» **YOUR TASK**
Write down each entry again, exactly as it reads.

Stored dataset items
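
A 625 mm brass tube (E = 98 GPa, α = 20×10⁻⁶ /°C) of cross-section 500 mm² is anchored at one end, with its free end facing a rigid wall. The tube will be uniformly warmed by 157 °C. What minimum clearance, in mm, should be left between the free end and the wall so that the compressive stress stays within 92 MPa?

g ≈ 1.38 mm

With no wall the tube would lengthen by αΔT L = 20×10⁻⁶ × 157 × 625 = 1.962 mm.
A stress of 92 MPa corresponds to the wall pushing the tube back by σL/E = 92×625/(98×10³) = 0.5867 mm.
So the gap has to take up the difference, g_min = δ_free − σL/E = 1.962 − 0.5867 = 1.376 mm.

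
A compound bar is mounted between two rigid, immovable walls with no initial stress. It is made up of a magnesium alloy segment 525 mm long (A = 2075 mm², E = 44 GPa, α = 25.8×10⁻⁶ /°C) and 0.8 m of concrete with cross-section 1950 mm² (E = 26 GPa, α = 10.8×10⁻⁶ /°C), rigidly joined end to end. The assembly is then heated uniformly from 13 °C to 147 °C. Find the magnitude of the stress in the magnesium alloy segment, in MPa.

σ ≈ 66.5 MPa (compressive)

Free thermal expansion of the whole bar: Σ αᵢΔT Lᵢ = 25.8×10⁻⁶×134×525 + 10.8×10⁻⁶×134×800 = 2.973 mm.
The walls prevent any net length change, so an axial force P (same in every segment) develops. Compatibility: P · Σ Lᵢ/(AᵢEᵢ) = δ_free.
The series flexibility is Σ Lᵢ/(AᵢEᵢ) = 525/(2075×44×10³) + 800/(1950×26×10³) = 2.153×10⁻⁵ mm/N.
So P = 2.973 / 2.153×10⁻⁵ = 138.1 kN, compressive.
σ_{magnesium alloy} = P / A = 138100 / 2075 = 66.54 MPa.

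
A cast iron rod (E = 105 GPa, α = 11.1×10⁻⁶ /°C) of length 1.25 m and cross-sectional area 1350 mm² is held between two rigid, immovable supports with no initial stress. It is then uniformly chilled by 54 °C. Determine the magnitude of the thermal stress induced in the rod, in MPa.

σ ≈ 62.9 MPa (tensile)

The supports are rigid, so the total axial strain is zero. The restrained thermal strain is ε = αΔT = 11.1×10⁻⁶ × 54 = 599.4×10⁻⁶.
Hence σ = E·αΔT = 105×10³ × 599.4×10⁻⁶ = 62.94 MPa, tensile.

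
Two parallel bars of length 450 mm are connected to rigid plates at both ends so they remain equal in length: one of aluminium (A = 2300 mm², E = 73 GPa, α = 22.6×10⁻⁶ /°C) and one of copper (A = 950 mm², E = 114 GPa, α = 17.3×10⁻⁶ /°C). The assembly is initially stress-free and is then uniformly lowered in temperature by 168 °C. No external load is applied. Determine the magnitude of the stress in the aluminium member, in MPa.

Equilibrium of a rigid end plate with no external load gives equal and opposite internal forces ±P in the two members. Since α_{aluminium} > α_{copper}, cooling drives the aluminium into tension and the copper into compression.
Compatibility of the two members (thermal + elastic change equal): (α₁ − α₂)ΔT = P·[1/(A₁E₁) + 1/(A₂E₂)].
|α₁ − α₂|·ΔT = 5.3×10⁻⁶ × 168 = 0.0008904.
1/(A₁E₁) + 1/(A₂E₂) = 1/(2300×73×10³) + 1/(950×114×10³) = 1.519×10⁻⁸ N⁻¹.
So P = 0.0008904 / 1.519×10⁻⁸ = 58.62 kN.
σ_{aluminium} = P/A₁ = 58620/2300 = 25.49 MPa, tensile.

σ ≈ 25.5 MPa (tensile)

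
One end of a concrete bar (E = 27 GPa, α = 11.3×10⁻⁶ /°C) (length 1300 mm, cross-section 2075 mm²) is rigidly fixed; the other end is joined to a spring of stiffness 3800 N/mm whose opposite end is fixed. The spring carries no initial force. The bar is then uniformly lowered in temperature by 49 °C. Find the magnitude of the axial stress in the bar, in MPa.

σ ≈ 1.21 MPa (tensile)

If the spring were absent the bar would shorten by αΔT L = 11.3×10⁻⁶ × 49 × 1300 = 0.7198 mm.
With a force P in the spring, the elastic change of the bar is PL/(AE) and that of the spring is P/k; compatibility requires their sum to equal δ_free.
So P = δ_free / [L/(AE) + 1/k] = 0.7198 / [ 1300/(2075×27×10³) + 1/(3800) ].
P = 0.7198 / 0.0002864 = 2514 N.
σ = P/A = 2514/2075 = 1.211 MPa.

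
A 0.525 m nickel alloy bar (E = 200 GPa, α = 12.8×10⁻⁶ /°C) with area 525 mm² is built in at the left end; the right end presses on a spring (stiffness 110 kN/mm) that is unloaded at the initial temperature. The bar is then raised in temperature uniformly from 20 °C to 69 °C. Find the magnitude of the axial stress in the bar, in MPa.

σ ≈ 44.5 MPa (compressive)

The unrestrained thermal change is αΔT L = 12.8×10⁻⁶ × 49 × 525 = 0.3293 mm.
Let P be the compressive force at the spring. The bar shortens elastically by PL/(AE) and the spring compresses by P/k; together these equal δ_free.
So P = δ_free / [L/(AE) + 1/k] = 0.3293 / [ 525/(525×200×10³) + 1/(110×10³) ].
P = 0.3293 / 1.409×10⁻⁵ = 23370 N.
σ = P/A = 23370/525 = 44.51 MPa.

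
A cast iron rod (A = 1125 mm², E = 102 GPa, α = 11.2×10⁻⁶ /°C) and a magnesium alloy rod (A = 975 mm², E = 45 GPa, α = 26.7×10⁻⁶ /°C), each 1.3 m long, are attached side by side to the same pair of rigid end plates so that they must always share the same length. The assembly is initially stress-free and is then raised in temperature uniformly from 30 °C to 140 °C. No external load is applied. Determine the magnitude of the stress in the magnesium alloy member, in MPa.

σ ≈ 55.5 MPa (compressive)

Equilibrium of a rigid end plate with no external load gives equal and opposite internal forces ±P in the two members. Since α_{magnesium alloy} > α_{cast iron}, heating drives the magnesium alloy into compression and the cast iron into tension.
Setting the final lengths equal and cancelling L: (α₁ − α₂)ΔT = P/(A₁E₁) + P/(A₂E₂).
|α₁ − α₂|·ΔT = 15.5×10⁻⁶ × 110 = 0.001705.
1/(A₁E₁) + 1/(A₂E₂) = 1/(1125×102×10³) + 1/(975×45×10³) = 3.151×10⁻⁸ N⁻¹.
So P = 0.001705 / 3.151×10⁻⁸ = 54.12 kN.
σ_{magnesium alloy} = P/A₂ = 54120/975 = 55.5 MPa, compressive.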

» **YOUR SOLUTION**
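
A 625 mm brass tube (E = 98 GPa, α = 20×10⁻⁶ /°C) of cross-section 500 mm² is anchored at one end, with its free end facing a rigid wall. The tube will be uniformly warmed by 157 °C. What minimum clearance, in mm, should be left between the free end and the wall so that the compressive stress stays within 92 MPa?

g ≈ 1.38 mm

With no wall the tube would lengthen by αΔT L = 20×10⁻⁶ × 157 × 625 = 1.962 mm.
A stress of 92 MPa corresponds to the wall pushing the tube back by σL/E = 92×625/(98×10³) = 0.5867 mm.
So the gap has to take up the difference, g_min = δ_free − σL/E = 1.962 − 0.5867 = 1.376 mm.

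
A compound bar is mounted between two rigid, immovable walls with no initial stress. It is made up of a magnesium alloy segment 525 mm long (A = 2075 mm², E = 44 GPa, α = 25.8×10⁻⁶ /°C) and 0.8 m of concrete with cross-section 1950 mm² (E = 26 GPa, α = 10.8×10⁻⁶ /°C), rigidly joined end to end. The assembly is then heated uniformly from 13 °C to 147 °C. Find the magnitude of the stress in the magnesium alloy segment, in MPa.

σ ≈ 66.5 MPa (compressive)

Free thermal expansion of the whole bar: Σ αᵢΔT Lᵢ = 25.8×10⁻⁶×134×525 + 10.8×10⁻⁶×134×800 = 2.973 mm.
The walls prevent any net length change, so an axial force P (same in every segment) develops. Compatibility: P · Σ Lᵢ/(AᵢEᵢ) = δ_free.
The series flexibility is Σ Lᵢ/(AᵢEᵢ) = 525/(2075×44×10³) + 800/(1950×26×10³) = 2.153×10⁻⁵ mm/N.
So P = 2.973 / 2.153×10⁻⁵ = 138.1 kN, compressive.
σ_{magnesium alloy} = P / A = 138100 / 2075 = 66.54 MPa.

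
A cast iron rod (E = 105 GPa, α = 11.1×10⁻⁶ /°C) of length 1.25 m and cross-sectional area 1350 mm² is held between two rigid, immovable supports with no initial stress. It is then uniformly chilled by 54 °C. Determine the magnitude of the thermal stress induced in the rod, in MPa.

σ ≈ 62.9 MPa (tensile)

The supports are rigid, so the total axial strain is zero. The restrained thermal strain is ε = αΔT = 11.1×10⁻⁶ × 54 = 599.4×10⁻⁶.
Hence σ = E·αΔT = 105×10³ × 599.4×10⁻⁶ = 62.94 MPa, tensile.

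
Two parallel bars of length 450 mm are connected to rigid plates at both ends so they remain equal in length: one of aluminium (A = 2300 mm², E = 73 GPa, α = 22.6×10⁻⁶ /°C) and one of copper (A = 950 mm², E = 114 GPa, α = 17.3×10⁻⁶ /°C). The assembly is initially stress-free and is then uniformly lowered in temperature by 168 °C. No external load is applied. Determine the magnitude of the stress in the aluminium member, in MPa.

Equilibrium of a rigid end plate with no external load gives equal and opposite internal forces ±P in the two members. Since α_{aluminium} > α_{copper}, cooling drives the aluminium into tension and the copper into compression.
Compatibility of the two members (thermal + elastic change equal): (α₁ − α₂)ΔT = P·[1/(A₁E₁) + 1/(A₂E₂)].
|α₁ − α₂|·ΔT = 5.3×10⁻⁶ × 168 = 0.0008904.
1/(A₁E₁) + 1/(A₂E₂) = 1/(2300×73×10³) + 1/(950×114×10³) = 1.519×10⁻⁸ N⁻¹.
So P = 0.0008904 / 1.519×10⁻⁸ = 58.62 kN.
σ_{aluminium} = P/A₁ = 58620/2300 = 25.49 MPa, tensile.

σ ≈ 25.5 MPa (tensile)

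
One end of a concrete bar (E = 27 GPa, α = 11.3×10⁻⁶ /°C) (length 1300 mm, cross-section 2075 mm²) is rigidly fixed; the other end is joined to a spring of stiffness 3800 N/mm whose opposite end is fixed. The spring carries no initial force. The bar is then uniformly lowered in temperature by 49 °C. Find the magnitude of the axial stress in the bar, in MPa.

σ ≈ 1.21 MPa (tensile)

If the spring were absent the bar would shorten by αΔT L = 11.3×10⁻⁶ × 49 × 1300 = 0.7198 mm.
With a force P in the spring, the elastic change of the bar is PL/(AE) and that of the spring is P/k; compatibility requires their sum to equal δ_free.
So P = δ_free / [L/(AE) + 1/k] = 0.7198 / [ 1300/(2075×27×10³) + 1/(3800) ].
P = 0.7198 / 0.0002864 = 2514 N.
σ = P/A = 2514/2075 = 1.211 MPa.

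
A 0.525 m nickel alloy bar (E = 200 GPa, α = 12.8×10⁻⁶ /°C) with area 525 mm² is built in at the left end; the right end presses on a spring (stiffness 110 kN/mm) that is unloaded at the initial temperature. The bar is then raised in temperature uniformly from 20 °C to 69 °C. Find the magnitude of the axial stress in the bar, in MPa.

σ ≈ 44.5 MPa (compressive)

The unrestrained thermal change is αΔT L = 12.8×10⁻⁶ × 49 × 525 = 0.3293 mm.
Let P be the compressive force at the spring. The bar shortens elastically by PL/(AE) and the spring compresses by P/k; together these equal δ_free.
So P = δ_free / [L/(AE) + 1/k] = 0.3293 / [ 525/(525×200×10³) + 1/(110×10³) ].
P = 0.3293 / 1.409×10⁻⁵ = 23370 N.
σ = P/A = 23370/525 = 44.51 MPa.

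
A cast iron rod (A = 1125 mm², E = 102 GPa, α = 11.2×10⁻⁶ /°C) and a magnesium alloy rod (A = 975 mm², E = 45 GPa, α = 26.7×10⁻⁶ /°C), each 1.3 m long, are attached side by side to the same pair of rigid end plates so that they must always share the same length. The assembly is initially stress-free and is then raised in temperature uniformly from 30 °C to 140 °C. No external load is applied. Determine the magnitude of the stress in the magnesium alloy member, in MPa.

σ ≈ 55.5 MPa (compressive)

Equilibrium of a rigid end plate with no external load gives equal and opposite internal forces ±P in the two members. Since α_{magnesium alloy} > α_{cast iron}, heating drives the magnesium alloy into compression and the cast iron into tension.
Setting the final lengths equal and cancelling L: (α₁ − α₂)ΔT = P/(A₁E₁) + P/(A₂E₂).
|α₁ − α₂|·ΔT = 15.5×10⁻⁶ × 110 = 0.001705.
1/(A₁E₁) + 1/(A₂E₂) = 1/(1125×102×10³) + 1/(975×45×10³) = 3.151×10⁻⁸ N⁻¹.
So P = 0.001705 / 3.151×10⁻⁸ = 54.12 kN.
σ_{magnesium alloy} = P/A₂ = 54120/975 = 55.5 MPa, compressive.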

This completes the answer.